■ **Exercise goal**: Give every entry again, exactly.

■ **Records for this task**:
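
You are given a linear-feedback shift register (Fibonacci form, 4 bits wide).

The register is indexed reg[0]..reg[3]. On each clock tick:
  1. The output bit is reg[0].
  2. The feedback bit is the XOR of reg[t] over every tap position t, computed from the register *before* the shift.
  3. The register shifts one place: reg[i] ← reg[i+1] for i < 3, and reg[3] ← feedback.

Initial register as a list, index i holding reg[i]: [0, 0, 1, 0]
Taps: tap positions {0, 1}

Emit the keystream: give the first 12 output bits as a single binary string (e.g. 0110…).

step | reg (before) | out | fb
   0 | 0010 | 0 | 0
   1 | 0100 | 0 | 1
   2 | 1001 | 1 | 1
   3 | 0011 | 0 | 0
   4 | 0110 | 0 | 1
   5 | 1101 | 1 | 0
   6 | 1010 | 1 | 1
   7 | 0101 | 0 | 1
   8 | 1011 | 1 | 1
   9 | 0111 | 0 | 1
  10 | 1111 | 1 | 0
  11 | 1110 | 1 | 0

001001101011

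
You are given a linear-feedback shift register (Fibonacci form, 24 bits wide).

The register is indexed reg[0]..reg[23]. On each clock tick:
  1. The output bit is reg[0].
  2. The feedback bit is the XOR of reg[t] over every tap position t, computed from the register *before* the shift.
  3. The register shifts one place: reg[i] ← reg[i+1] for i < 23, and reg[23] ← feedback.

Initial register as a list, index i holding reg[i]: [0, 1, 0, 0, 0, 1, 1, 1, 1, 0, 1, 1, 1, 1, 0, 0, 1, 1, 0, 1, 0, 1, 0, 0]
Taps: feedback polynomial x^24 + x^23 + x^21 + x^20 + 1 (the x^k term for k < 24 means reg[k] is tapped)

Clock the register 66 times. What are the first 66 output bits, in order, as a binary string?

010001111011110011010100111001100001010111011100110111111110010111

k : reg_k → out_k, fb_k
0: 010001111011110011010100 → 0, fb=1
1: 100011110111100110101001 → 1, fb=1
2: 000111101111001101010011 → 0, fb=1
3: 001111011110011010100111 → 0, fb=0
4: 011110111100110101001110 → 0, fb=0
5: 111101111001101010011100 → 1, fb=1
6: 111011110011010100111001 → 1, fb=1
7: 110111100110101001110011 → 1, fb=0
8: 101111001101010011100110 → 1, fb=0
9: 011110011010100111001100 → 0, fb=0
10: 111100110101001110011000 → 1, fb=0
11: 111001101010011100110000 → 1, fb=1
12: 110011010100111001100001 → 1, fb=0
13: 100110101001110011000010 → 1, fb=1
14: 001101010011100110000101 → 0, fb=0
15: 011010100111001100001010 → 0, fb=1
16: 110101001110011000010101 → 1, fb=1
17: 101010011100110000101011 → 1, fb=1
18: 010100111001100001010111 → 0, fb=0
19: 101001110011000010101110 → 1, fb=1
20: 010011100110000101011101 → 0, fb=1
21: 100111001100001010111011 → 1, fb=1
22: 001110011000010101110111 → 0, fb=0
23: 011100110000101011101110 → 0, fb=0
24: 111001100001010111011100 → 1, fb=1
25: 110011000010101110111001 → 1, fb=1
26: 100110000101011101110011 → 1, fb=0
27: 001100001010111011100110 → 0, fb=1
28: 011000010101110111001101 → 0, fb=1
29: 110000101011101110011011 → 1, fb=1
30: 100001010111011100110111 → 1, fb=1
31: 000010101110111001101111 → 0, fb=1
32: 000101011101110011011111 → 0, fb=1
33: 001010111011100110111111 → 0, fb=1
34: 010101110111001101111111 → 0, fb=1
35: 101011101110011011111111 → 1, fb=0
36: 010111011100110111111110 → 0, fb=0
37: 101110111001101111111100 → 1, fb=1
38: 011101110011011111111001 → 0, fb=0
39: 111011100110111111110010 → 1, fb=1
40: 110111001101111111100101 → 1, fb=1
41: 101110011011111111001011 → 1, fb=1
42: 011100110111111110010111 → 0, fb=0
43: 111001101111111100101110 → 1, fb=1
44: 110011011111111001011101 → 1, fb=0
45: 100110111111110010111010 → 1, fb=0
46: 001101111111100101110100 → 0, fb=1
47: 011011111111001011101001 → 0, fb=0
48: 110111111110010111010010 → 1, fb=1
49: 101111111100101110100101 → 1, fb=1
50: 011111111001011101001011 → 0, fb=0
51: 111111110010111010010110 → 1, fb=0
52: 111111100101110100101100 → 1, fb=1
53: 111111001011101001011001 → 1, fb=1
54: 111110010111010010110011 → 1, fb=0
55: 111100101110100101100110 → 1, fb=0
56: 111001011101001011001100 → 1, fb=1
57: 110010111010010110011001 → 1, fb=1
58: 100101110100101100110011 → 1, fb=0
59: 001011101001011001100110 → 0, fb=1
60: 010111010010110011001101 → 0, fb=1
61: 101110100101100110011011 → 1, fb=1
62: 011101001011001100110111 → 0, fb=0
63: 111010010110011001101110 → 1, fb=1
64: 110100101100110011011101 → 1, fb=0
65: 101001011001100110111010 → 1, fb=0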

■ **Solution for this task**:
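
You are given a linear-feedback shift register (Fibonacci form, 4 bits wide).

The register is indexed reg[0]..reg[3]. On each clock tick:
  1. The output bit is reg[0].
  2. The feedback bit is the XOR of reg[t] over every tap position t, computed from the register *before* the shift.
  3. The register shifts one place: reg[i] ← reg[i+1] for i < 3, and reg[3] ← feedback.

Initial register as a list, index i holding reg[i]: [0, 0, 1, 0]
Taps: tap positions {0, 1}

Emit the keystream: give the first 12 output bits as a single binary string (e.g. 0110…).

step | reg (before) | out | fb
   0 | 0010 | 0 | 0
   1 | 0100 | 0 | 1
   2 | 1001 | 1 | 1
   3 | 0011 | 0 | 0
   4 | 0110 | 0 | 1
   5 | 1101 | 1 | 0
   6 | 1010 | 1 | 1
   7 | 0101 | 0 | 1
   8 | 1011 | 1 | 1
   9 | 0111 | 0 | 1
  10 | 1111 | 1 | 0
  11 | 1110 | 1 | 0

001001101011

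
You are given a linear-feedback shift register (Fibonacci form, 24 bits wide).

The register is indexed reg[0]..reg[23]. On each clock tick:
  1. The output bit is reg[0].
  2. The feedback bit is the XOR of reg[t] over every tap position t, computed from the register *before* the shift.
  3. The register shifts one place: reg[i] ← reg[i+1] for i < 23, and reg[23] ← feedback.

Initial register as a list, index i holding reg[i]: [0, 1, 0, 0, 0, 1, 1, 1, 1, 0, 1, 1, 1, 1, 0, 0, 1, 1, 0, 1, 0, 1, 0, 0]
Taps: feedback polynomial x^24 + x^23 + x^21 + x^20 + 1 (the x^k term for k < 24 means reg[k] is tapped)

Clock the register 66 times. What are the first 66 output bits, in order, as a binary string?

010001111011110011010100111001100001010111011100110111111110010111

k : reg_k → out_k, fb_k
0: 010001111011110011010100 → 0, fb=1
1: 100011110111100110101001 → 1, fb=1
2: 000111101111001101010011 → 0, fb=1
3: 001111011110011010100111 → 0, fb=0
4: 011110111100110101001110 → 0, fb=0
5: 111101111001101010011100 → 1, fb=1
6: 111011110011010100111001 → 1, fb=1
7: 110111100110101001110011 → 1, fb=0
8: 101111001101010011100110 → 1, fb=0
9: 011110011010100111001100 → 0, fb=0
10: 111100110101001110011000 → 1, fb=0
11: 111001101010011100110000 → 1, fb=1
12: 110011010100111001100001 → 1, fb=0
13: 100110101001110011000010 → 1, fb=1
14: 001101010011100110000101 → 0, fb=0
15: 011010100111001100001010 → 0, fb=1
16: 110101001110011000010101 → 1, fb=1
17: 101010011100110000101011 → 1, fb=1
18: 010100111001100001010111 → 0, fb=0
19: 101001110011000010101110 → 1, fb=1
20: 010011100110000101011101 → 0, fb=1
21: 100111001100001010111011 → 1, fb=1
22: 001110011000010101110111 → 0, fb=0
23: 011100110000101011101110 → 0, fb=0
24: 111001100001010111011100 → 1, fb=1
25: 110011000010101110111001 → 1, fb=1
26: 100110000101011101110011 → 1, fb=0
27: 001100001010111011100110 → 0, fb=1
28: 011000010101110111001101 → 0, fb=1
29: 110000101011101110011011 → 1, fb=1
30: 100001010111011100110111 → 1, fb=1
31: 000010101110111001101111 → 0, fb=1
32: 000101011101110011011111 → 0, fb=1
33: 001010111011100110111111 → 0, fb=1
34: 010101110111001101111111 → 0, fb=1
35: 101011101110011011111111 → 1, fb=0
36: 010111011100110111111110 → 0, fb=0
37: 101110111001101111111100 → 1, fb=1
38: 011101110011011111111001 → 0, fb=0
39: 111011100110111111110010 → 1, fb=1
40: 110111001101111111100101 → 1, fb=1
41: 101110011011111111001011 → 1, fb=1
42: 011100110111111110010111 → 0, fb=0
43: 111001101111111100101110 → 1, fb=1
44: 110011011111111001011101 → 1, fb=0
45: 100110111111110010111010 → 1, fb=0
46: 001101111111100101110100 → 0, fb=1
47: 011011111111001011101001 → 0, fb=0
48: 110111111110010111010010 → 1, fb=1
49: 101111111100101110100101 → 1, fb=1
50: 011111111001011101001011 → 0, fb=0
51: 111111110010111010010110 → 1, fb=0
52: 111111100101110100101100 → 1, fb=1
53: 111111001011101001011001 → 1, fb=1
54: 111110010111010010110011 → 1, fb=0
55: 111100101110100101100110 → 1, fb=0
56: 111001011101001011001100 → 1, fb=1
57: 110010111010010110011001 → 1, fb=1
58: 100101110100101100110011 → 1, fb=0
59: 001011101001011001100110 → 0, fb=1
60: 010111010010110011001101 → 0, fb=1
61: 101110100101100110011011 → 1, fb=1
62: 011101001011001100110111 → 0, fb=0
63: 111010010110011001101110 → 1, fb=1
64: 110100101100110011011101 → 1, fb=0
65: 101001011001100110111010 → 1, fb=0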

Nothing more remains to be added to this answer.